◆ **Description of the task**: Nothing in the data may be altered, so output all of it exactly.

======== Given records

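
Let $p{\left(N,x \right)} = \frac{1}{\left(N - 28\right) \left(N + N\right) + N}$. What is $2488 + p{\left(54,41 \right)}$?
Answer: $\frac{7120657}{2862} \approx 2488.0$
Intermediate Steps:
$p{\left(N,x \right)} = \frac{1}{N + 2 N \left(-28 + N\right)}$ ($p{\left(N,x \right)} = \frac{1}{\left(-28 + N\right) 2 N + N} = \frac{1}{2 N \left(-28 + N\right) + N} = \frac{1}{N + 2 N \left(-28 + N\right)}$)
$2488 + p{\left(54,41 \right)} = 2488 + \frac{1}{54 \left(-55 + 2 \cdot 54\right)} = 2488 + \frac{1}{54 \left(-55 + 108\right)} = 2488 + \frac{1}{54 \cdot 53} = 2488 + \frac{1}{54} \cdot \frac{1}{53} = 2488 + \frac{1}{2862} = \frac{7120657}{2862}$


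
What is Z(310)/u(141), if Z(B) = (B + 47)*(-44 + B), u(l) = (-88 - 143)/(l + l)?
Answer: -1275204/11 ≈ -1.1593e+5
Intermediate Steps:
u(l) = -231/(2*l) (u(l) = -231*1/(2*l) = -231/(2*l))
Z(B) = (-44 + B)*(47 + B) (Z(B) = (47 + B)*(-44 + B) = (-44 + B)*(47 + B))
Z(310)/u(141) = (-2068 + 310² + 3*310)/((-231/2/141)) = (-2068 + 96100 + 930)/((-231/2*1/141)) = 94962/(-77/94) = 94962*(-94/77) = -1275204/11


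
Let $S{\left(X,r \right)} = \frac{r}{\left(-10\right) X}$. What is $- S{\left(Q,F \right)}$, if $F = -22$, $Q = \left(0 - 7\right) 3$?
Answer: $\frac{11}{105} \approx 0.10476$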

================

◆ **Exercise response**:
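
Let $p{\left(N,x \right)} = \frac{1}{\left(N - 28\right) \left(N + N\right) + N}$. What is $2488 + p{\left(54,41 \right)}$?
Answer: $\frac{7120657}{2862} \approx 2488.0$
Intermediate Steps:
$p{\left(N,x \right)} = \frac{1}{N + 2 N \left(-28 + N\right)}$ ($p{\left(N,x \right)} = \frac{1}{\left(-28 + N\right) 2 N + N} = \frac{1}{2 N \left(-28 + N\right) + N} = \frac{1}{N + 2 N \left(-28 + N\right)}$)
$2488 + p{\left(54,41 \right)} = 2488 + \frac{1}{54 \left(-55 + 2 \cdot 54\right)} = 2488 + \frac{1}{54 \left(-55 + 108\right)} = 2488 + \frac{1}{54 \cdot 53} = 2488 + \frac{1}{54} \cdot \frac{1}{53} = 2488 + \frac{1}{2862} = \frac{7120657}{2862}$


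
What is Z(310)/u(141), if Z(B) = (B + 47)*(-44 + B), u(l) = (-88 - 143)/(l + l)?
Answer: -1275204/11 ≈ -1.1593e+5
Intermediate Steps:
u(l) = -231/(2*l) (u(l) = -231*1/(2*l) = -231/(2*l))
Z(B) = (-44 + B)*(47 + B) (Z(B) = (47 + B)*(-44 + B) = (-44 + B)*(47 + B))
Z(310)/u(141) = (-2068 + 310² + 3*310)/((-231/2/141)) = (-2068 + 96100 + 930)/((-231/2*1/141)) = 94962/(-77/94) = 94962*(-94/77) = -1275204/11


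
Let $S{\left(X,r \right)} = \frac{r}{\left(-10\right) X}$. What is $- S{\left(Q,F \right)}$, if $F = -22$, $Q = \left(0 - 7\right) 3$?
Answer: $\frac{11}{105} \approx 0.10476$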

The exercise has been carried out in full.